Items listed in a dataset:
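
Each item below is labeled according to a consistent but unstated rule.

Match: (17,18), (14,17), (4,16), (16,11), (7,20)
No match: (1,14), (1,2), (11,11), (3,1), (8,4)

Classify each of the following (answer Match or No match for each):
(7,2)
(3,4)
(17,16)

The pattern is that an item is 'Match' exactly when: max ≥ 16.
(7,2) — max 7, hence No match. (3,4) — max 4, hence No match. (17,16) — max 17, hence Match.

No match, No match, Match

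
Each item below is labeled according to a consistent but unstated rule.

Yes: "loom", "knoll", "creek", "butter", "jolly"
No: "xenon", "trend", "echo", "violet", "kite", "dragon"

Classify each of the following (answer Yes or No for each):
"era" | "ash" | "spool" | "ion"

No, No, Yes, No

Checking candidate rules against both groups, what survives is: has a double letter.
"era" — no doubled letter, hence No.
"ash" — no doubled letter, hence No.
"spool" — 'oo' doubled, hence Yes.
"ion" — no doubled letter, hence No.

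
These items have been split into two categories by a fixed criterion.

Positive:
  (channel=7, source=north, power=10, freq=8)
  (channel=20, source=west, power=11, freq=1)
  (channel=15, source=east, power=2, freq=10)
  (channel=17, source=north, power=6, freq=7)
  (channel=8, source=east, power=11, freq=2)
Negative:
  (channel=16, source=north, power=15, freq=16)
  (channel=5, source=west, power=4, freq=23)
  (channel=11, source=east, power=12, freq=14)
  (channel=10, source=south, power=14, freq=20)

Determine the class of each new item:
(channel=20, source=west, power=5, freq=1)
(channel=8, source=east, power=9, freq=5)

One predicate separates the groups cleanly: freq ≤ 10.
(channel=20, source=west, power=5, freq=1) → freq = 1 → Positive.
(channel=8, source=east, power=9, freq=5) → freq = 5 → Positive.

Positive, Positive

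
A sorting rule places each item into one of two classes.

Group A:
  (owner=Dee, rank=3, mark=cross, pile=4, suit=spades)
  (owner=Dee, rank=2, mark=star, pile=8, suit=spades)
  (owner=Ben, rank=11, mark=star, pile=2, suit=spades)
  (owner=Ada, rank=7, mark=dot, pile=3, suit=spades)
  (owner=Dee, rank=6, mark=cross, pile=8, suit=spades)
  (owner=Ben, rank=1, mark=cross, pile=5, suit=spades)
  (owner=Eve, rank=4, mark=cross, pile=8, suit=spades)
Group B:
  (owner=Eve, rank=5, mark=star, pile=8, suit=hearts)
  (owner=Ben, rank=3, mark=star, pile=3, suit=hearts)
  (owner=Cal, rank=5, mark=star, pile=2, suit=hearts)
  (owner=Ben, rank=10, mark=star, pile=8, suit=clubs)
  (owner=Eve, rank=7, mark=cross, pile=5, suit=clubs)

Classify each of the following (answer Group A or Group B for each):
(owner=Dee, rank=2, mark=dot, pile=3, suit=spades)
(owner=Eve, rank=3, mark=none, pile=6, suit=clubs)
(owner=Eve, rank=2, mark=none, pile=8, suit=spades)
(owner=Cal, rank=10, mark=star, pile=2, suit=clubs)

Looking at the examples, the only property every 'Group A' case has and every 'Group B' case lacks is: suit is spades.
(owner=Dee, rank=2, mark=dot, pile=3, suit=spades): suit is spades — passes, so Group A. (owner=Eve, rank=3, mark=none, pile=6, suit=clubs): suit is clubs — does not satisfy this, so Group B. (owner=Eve, rank=2, mark=none, pile=8, suit=spades): suit is spades — passes, so Group A. (owner=Cal, rank=10, mark=star, pile=2, suit=clubs): suit is clubs — does not satisfy this, so Group B.

Group A, Group B, Group A, Group B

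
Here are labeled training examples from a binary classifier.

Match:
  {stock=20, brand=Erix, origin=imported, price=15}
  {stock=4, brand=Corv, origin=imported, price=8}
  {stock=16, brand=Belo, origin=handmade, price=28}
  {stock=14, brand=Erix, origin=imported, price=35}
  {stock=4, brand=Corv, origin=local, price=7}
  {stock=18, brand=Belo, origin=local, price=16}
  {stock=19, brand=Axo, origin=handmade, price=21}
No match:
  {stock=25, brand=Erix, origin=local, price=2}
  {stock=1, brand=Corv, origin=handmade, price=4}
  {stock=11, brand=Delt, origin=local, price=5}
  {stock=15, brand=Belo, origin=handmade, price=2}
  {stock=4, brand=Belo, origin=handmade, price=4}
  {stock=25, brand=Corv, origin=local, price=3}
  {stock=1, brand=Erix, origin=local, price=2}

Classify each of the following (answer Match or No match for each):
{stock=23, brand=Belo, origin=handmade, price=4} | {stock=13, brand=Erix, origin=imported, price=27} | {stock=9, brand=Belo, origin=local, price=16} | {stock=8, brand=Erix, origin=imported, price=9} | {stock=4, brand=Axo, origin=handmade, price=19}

No match, Match, Match, Match, Match

The simplest hypothesis consistent with all the labels is: price ≥ 7.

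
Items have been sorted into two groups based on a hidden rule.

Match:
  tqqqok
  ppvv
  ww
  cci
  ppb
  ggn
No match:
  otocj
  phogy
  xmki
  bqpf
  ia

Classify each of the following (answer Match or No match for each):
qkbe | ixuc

Comparing the two groups points to one rule — has a double letter.

No match, No match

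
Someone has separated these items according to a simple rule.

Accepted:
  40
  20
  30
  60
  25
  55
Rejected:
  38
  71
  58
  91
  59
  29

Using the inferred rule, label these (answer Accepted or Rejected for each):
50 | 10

The common property of the 'Accepted' items is: multiple of 5. No 'Rejected' item has it.
50: Accepted (50 = 5·10).
10: Accepted (10 = 5·2).

Accepted, Accepted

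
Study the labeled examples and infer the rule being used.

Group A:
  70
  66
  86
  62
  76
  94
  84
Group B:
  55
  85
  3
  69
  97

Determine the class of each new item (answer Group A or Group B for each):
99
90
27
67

Group B, Group A, Group B, Group B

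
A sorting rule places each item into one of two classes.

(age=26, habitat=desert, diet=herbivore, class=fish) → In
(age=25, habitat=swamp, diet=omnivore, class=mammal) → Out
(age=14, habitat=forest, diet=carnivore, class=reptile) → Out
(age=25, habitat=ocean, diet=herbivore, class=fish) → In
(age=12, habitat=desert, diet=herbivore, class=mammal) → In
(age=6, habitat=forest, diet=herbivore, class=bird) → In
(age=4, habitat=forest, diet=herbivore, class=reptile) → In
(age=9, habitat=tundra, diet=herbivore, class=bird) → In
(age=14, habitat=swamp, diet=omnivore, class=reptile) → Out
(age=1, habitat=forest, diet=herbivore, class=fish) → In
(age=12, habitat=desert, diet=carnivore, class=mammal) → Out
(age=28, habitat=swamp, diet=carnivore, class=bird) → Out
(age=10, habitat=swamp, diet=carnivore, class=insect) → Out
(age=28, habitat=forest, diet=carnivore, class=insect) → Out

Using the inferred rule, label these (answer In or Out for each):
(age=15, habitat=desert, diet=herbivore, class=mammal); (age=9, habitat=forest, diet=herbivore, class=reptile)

'In' ⟺ diet is herbivore.
(age=15, habitat=desert, diet=herbivore, class=mammal) — diet is herbivore, hence In. (age=9, habitat=forest, diet=herbivore, class=reptile) — diet is herbivore, hence In.

In, In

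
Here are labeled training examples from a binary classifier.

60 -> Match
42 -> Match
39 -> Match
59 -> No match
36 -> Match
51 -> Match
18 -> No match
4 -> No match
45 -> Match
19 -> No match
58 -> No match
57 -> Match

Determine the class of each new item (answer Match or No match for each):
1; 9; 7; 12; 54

All 'Match' examples share one property — multiple of 3 AND at least 19 — and every 'No match' example lacks it.

No match, No match, No match, No match, Match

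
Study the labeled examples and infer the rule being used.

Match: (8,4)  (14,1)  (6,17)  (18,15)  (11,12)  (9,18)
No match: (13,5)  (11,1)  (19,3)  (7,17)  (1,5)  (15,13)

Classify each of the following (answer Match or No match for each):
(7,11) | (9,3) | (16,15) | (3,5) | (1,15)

One predicate separates the groups cleanly: product is even.
(7,11): 7·11 = 77, doesn't qualify → No match.
(9,3): 9·3 = 27, doesn't qualify → No match.
(16,15): 16·15 = 240, satisfies this → Match.
(3,5): 3·5 = 15, doesn't qualify → No match.
(1,15): 1·15 = 15, doesn't qualify → No match.

No match, No match, Match, No match, No match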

EXERCISE PROMPT> Filter the entries down to the lines holding the string "omnivore". Copy each of those lines.

EXERCISE SOLUTION>
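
(age=25, habitat=swamp, diet=omnivore, class=mammal) → Out
(age=14, habitat=swamp, diet=omnivore, class=reptile) → Out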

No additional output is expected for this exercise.